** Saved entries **
⁂

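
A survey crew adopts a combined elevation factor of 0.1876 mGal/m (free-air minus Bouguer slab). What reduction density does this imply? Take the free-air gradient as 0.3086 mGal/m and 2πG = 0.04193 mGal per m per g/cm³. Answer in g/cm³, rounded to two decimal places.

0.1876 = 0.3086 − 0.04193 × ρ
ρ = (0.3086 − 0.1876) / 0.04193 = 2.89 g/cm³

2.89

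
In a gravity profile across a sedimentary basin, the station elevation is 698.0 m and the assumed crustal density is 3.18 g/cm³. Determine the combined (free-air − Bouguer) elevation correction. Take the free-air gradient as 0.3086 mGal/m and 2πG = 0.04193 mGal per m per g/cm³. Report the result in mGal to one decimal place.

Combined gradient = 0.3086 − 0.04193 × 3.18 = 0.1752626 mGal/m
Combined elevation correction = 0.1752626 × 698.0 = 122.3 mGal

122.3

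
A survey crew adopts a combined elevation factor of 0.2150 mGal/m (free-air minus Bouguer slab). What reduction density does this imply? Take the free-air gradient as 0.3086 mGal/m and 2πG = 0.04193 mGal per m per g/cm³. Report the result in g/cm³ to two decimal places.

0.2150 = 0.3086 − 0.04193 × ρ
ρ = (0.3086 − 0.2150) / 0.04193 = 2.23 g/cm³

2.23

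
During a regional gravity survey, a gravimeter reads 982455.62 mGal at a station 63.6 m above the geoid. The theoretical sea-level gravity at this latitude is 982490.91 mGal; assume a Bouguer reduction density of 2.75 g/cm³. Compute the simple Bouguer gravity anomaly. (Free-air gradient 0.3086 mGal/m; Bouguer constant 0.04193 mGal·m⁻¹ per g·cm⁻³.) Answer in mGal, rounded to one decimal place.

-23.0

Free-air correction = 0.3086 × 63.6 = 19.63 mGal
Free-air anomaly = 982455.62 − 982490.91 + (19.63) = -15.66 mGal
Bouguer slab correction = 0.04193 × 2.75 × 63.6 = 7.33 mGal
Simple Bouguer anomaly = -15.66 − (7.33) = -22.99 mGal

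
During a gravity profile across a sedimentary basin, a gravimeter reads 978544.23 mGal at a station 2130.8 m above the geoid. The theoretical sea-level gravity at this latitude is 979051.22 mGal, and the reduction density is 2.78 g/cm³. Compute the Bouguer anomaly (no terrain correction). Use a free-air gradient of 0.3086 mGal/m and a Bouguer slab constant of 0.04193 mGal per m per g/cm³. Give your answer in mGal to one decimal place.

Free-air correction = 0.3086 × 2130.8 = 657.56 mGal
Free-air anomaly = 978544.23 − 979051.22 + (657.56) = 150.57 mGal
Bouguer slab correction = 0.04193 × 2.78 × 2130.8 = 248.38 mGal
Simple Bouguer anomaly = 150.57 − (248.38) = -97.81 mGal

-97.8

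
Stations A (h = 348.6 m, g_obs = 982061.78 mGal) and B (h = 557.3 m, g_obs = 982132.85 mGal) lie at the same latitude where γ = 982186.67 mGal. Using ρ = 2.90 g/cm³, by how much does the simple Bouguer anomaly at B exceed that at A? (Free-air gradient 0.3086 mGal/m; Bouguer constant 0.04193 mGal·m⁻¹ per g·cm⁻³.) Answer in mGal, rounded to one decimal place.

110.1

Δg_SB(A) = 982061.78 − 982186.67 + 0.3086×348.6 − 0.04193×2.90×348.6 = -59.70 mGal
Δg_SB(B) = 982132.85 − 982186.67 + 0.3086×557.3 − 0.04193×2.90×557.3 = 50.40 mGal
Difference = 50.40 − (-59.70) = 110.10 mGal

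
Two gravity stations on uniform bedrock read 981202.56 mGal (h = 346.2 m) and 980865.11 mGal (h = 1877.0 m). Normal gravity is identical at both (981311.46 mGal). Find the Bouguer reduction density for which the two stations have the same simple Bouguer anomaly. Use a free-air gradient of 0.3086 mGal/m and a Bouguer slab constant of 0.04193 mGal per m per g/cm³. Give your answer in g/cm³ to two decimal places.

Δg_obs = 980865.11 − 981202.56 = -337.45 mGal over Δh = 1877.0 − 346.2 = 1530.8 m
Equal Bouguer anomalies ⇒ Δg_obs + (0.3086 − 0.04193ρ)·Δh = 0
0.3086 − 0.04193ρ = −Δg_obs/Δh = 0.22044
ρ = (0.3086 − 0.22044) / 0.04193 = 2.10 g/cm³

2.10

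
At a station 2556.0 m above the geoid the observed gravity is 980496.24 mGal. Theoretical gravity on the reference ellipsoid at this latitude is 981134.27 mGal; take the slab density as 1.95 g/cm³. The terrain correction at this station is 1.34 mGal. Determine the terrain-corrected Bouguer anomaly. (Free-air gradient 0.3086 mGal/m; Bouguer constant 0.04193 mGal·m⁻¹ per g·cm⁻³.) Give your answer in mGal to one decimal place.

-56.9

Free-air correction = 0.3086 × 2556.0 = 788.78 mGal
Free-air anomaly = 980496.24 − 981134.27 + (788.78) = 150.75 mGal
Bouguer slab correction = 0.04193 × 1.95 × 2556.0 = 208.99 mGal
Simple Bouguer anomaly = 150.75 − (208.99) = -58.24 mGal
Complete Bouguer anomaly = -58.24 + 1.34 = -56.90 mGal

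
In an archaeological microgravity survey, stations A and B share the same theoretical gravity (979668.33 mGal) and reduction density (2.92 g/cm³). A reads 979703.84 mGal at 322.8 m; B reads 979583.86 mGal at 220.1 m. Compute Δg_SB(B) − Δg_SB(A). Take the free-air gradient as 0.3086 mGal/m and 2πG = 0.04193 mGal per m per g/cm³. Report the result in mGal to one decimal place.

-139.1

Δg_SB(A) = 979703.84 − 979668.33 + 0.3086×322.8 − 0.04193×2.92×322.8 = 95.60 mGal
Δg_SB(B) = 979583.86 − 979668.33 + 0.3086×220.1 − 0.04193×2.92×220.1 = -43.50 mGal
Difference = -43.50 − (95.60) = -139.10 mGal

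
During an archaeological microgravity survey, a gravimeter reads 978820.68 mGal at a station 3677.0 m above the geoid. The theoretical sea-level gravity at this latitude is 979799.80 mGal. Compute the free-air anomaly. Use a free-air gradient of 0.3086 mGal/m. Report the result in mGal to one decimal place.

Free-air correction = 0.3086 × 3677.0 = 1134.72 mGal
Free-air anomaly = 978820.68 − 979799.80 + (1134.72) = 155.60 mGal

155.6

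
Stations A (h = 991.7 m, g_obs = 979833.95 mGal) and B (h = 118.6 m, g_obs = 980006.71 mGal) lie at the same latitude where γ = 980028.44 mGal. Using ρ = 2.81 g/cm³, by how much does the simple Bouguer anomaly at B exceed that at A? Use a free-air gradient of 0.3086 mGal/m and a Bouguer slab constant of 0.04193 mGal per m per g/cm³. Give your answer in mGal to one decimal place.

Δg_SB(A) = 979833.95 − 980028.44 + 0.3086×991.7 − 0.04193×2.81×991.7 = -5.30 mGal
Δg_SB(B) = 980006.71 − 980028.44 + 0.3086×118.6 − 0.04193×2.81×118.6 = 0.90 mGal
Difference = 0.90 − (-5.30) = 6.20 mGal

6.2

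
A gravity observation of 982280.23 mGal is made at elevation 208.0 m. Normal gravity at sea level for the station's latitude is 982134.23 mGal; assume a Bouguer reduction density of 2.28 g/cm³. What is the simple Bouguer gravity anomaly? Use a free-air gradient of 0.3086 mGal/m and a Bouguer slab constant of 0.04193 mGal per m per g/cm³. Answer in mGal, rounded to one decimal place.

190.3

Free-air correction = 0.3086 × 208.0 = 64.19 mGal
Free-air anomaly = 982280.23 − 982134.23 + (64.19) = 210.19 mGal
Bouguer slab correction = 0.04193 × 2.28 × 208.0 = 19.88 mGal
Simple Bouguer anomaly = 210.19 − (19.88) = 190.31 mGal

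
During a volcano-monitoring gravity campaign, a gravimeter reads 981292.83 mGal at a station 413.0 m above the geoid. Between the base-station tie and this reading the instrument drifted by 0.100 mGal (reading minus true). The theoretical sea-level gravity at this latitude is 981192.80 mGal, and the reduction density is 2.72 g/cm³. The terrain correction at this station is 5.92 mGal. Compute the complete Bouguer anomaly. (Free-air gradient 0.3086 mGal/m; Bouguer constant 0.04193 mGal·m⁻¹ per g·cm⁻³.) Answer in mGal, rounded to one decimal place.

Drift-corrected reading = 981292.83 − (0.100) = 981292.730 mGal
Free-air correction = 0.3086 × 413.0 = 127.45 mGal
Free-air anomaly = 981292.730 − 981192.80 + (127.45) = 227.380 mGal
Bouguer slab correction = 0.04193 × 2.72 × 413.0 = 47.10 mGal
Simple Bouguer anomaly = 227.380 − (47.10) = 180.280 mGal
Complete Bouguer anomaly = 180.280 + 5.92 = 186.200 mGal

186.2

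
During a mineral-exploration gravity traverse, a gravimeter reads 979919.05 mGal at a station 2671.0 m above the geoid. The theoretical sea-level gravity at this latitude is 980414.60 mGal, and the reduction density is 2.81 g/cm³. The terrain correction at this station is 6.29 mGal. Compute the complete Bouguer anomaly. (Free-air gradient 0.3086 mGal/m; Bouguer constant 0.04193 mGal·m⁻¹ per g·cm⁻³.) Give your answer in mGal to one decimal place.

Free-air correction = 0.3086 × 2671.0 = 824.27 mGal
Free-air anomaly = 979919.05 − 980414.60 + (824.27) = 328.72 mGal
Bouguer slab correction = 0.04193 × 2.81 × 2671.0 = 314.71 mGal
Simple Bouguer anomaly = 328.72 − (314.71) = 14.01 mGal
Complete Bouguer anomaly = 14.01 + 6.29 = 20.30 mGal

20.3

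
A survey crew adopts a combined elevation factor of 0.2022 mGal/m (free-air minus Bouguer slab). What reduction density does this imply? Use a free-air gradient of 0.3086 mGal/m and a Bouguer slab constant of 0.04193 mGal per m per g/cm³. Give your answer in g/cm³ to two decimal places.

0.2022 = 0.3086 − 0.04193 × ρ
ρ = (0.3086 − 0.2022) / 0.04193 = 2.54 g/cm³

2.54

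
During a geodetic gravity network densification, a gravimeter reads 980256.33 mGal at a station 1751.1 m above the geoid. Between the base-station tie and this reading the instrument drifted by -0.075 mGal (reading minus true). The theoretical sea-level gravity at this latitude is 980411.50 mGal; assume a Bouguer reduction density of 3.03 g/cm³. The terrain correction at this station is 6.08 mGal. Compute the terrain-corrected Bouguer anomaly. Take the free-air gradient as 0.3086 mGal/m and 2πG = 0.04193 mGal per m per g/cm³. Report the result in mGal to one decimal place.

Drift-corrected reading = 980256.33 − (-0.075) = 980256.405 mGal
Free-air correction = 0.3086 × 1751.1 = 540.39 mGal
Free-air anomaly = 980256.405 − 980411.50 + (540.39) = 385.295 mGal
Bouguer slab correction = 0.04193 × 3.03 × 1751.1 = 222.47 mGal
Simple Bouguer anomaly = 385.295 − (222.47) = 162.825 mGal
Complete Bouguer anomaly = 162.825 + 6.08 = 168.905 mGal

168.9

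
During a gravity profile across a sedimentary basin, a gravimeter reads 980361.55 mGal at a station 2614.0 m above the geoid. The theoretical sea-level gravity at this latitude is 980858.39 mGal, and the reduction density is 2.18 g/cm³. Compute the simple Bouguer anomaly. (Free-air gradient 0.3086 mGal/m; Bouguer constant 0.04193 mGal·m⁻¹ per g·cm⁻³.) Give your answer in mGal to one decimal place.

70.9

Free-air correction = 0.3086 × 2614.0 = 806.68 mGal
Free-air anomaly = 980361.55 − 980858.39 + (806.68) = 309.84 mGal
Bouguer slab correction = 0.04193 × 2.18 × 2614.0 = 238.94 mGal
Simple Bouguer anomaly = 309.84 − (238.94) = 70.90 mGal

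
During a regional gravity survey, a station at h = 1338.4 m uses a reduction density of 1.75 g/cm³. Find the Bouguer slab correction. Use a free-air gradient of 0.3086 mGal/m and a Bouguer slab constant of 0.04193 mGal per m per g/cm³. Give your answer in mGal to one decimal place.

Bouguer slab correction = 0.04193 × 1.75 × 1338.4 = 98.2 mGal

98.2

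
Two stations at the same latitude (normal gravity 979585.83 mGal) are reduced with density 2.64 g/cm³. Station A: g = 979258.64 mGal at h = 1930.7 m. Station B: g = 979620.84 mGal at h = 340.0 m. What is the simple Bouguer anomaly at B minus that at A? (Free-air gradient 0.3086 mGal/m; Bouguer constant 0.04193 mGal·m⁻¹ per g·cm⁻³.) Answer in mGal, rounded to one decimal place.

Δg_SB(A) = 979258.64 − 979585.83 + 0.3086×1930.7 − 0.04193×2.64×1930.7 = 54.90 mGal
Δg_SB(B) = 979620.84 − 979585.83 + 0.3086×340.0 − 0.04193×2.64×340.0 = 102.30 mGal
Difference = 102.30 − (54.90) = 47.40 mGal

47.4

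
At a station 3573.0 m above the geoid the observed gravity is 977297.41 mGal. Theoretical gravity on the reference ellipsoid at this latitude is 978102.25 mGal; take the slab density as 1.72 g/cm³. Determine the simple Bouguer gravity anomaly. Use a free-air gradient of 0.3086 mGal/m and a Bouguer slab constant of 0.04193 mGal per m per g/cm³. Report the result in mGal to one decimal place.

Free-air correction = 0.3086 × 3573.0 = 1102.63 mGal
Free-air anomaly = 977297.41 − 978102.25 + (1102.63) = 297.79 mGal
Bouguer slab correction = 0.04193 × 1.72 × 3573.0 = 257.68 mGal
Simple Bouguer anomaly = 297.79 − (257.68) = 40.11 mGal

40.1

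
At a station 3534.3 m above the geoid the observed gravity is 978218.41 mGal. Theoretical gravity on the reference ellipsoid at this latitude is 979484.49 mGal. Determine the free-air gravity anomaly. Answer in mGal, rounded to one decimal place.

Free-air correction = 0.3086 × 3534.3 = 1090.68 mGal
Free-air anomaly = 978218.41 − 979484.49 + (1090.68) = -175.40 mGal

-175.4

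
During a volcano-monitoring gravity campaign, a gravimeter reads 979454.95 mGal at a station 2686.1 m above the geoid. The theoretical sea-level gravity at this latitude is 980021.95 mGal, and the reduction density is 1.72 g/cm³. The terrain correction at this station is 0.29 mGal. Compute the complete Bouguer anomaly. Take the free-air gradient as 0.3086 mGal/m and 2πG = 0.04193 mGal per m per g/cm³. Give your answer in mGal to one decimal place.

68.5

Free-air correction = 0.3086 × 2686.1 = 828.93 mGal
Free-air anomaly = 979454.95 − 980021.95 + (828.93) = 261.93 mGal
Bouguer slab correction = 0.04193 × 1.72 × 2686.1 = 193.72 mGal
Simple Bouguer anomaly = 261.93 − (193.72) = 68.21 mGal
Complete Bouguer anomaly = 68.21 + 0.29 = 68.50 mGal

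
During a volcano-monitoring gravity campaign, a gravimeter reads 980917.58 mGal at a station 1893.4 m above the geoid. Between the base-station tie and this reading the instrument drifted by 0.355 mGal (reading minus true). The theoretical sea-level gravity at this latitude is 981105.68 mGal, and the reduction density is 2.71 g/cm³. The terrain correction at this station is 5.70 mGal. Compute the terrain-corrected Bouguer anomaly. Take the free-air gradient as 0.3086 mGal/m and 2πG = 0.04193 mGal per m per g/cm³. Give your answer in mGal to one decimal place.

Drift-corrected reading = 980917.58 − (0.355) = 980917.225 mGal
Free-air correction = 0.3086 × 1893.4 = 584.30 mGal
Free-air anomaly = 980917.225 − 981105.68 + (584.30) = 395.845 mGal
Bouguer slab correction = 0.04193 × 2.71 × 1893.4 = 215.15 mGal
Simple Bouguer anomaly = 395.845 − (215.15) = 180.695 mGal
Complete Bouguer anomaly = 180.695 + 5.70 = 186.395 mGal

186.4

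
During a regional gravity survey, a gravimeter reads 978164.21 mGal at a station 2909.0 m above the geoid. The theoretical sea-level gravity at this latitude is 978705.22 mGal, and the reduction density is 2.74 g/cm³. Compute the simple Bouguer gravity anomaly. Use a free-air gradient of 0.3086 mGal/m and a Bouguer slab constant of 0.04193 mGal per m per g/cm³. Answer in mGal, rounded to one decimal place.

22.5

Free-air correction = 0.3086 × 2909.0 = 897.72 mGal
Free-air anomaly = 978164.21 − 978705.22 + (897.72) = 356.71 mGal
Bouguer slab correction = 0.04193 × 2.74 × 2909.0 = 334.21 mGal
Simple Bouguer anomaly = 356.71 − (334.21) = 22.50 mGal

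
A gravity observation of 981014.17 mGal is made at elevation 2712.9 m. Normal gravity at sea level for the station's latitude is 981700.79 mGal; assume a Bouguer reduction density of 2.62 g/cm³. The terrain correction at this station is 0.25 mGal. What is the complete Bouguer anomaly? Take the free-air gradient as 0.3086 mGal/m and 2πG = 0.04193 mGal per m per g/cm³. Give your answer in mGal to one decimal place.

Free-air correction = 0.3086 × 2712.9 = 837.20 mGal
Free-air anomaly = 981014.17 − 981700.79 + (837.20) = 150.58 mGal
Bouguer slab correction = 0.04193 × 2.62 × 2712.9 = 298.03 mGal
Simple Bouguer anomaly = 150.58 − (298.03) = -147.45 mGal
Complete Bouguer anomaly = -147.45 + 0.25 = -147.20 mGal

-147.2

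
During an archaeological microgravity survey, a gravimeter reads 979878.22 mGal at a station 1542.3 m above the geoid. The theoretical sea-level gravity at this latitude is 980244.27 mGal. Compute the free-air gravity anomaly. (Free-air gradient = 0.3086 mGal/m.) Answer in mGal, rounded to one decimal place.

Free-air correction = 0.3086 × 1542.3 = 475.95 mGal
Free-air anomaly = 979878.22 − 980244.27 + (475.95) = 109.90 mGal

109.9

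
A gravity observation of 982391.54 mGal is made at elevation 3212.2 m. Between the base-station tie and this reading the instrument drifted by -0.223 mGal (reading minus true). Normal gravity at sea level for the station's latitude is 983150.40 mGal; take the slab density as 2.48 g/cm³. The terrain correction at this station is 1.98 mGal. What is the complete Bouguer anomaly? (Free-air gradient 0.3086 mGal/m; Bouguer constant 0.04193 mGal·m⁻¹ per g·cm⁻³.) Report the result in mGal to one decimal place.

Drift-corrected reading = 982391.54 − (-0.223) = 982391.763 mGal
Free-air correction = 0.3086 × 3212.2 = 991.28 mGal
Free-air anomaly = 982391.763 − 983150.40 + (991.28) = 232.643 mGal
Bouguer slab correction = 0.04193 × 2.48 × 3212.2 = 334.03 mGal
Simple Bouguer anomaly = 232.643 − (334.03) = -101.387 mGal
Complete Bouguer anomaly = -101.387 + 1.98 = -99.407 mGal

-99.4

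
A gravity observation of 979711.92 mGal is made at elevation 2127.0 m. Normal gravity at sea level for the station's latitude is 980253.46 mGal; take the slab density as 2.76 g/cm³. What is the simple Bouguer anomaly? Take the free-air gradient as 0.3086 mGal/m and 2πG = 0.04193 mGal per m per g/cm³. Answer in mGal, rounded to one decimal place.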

⁂

** WHAT IS BEING ASKED **
Find the line with "gravimeter reads 979878.22" in the data above. Restate it and all later lines word for word, ending with the last line.

** YOUR SOLUTION **
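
During an archaeological microgravity survey, a gravimeter reads 979878.22 mGal at a station 1542.3 m above the geoid. The theoretical sea-level gravity at this latitude is 980244.27 mGal. Compute the free-air gravity anomaly. (Free-air gradient = 0.3086 mGal/m.) Answer in mGal, rounded to one decimal place.

Free-air correction = 0.3086 × 1542.3 = 475.95 mGal
Free-air anomaly = 979878.22 − 980244.27 + (475.95) = 109.90 mGal

109.9

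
A gravity observation of 982391.54 mGal is made at elevation 3212.2 m. Between the base-station tie and this reading the instrument drifted by -0.223 mGal (reading minus true). Normal gravity at sea level for the station's latitude is 983150.40 mGal; take the slab density as 2.48 g/cm³. The terrain correction at this station is 1.98 mGal. What is the complete Bouguer anomaly? (Free-air gradient 0.3086 mGal/m; Bouguer constant 0.04193 mGal·m⁻¹ per g·cm⁻³.) Report the result in mGal to one decimal place.

Drift-corrected reading = 982391.54 − (-0.223) = 982391.763 mGal
Free-air correction = 0.3086 × 3212.2 = 991.28 mGal
Free-air anomaly = 982391.763 − 983150.40 + (991.28) = 232.643 mGal
Bouguer slab correction = 0.04193 × 2.48 × 3212.2 = 334.03 mGal
Simple Bouguer anomaly = 232.643 − (334.03) = -101.387 mGal
Complete Bouguer anomaly = -101.387 + 1.98 = -99.407 mGal

-99.4

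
A gravity observation of 979711.92 mGal is made at elevation 2127.0 m. Normal gravity at sea level for the station's latitude is 980253.46 mGal; take the slab density as 2.76 g/cm³. What is the simple Bouguer anomaly? Take the free-air gradient as 0.3086 mGal/m and 2πG = 0.04193 mGal per m per g/cm³. Answer in mGal, rounded to one decimal place.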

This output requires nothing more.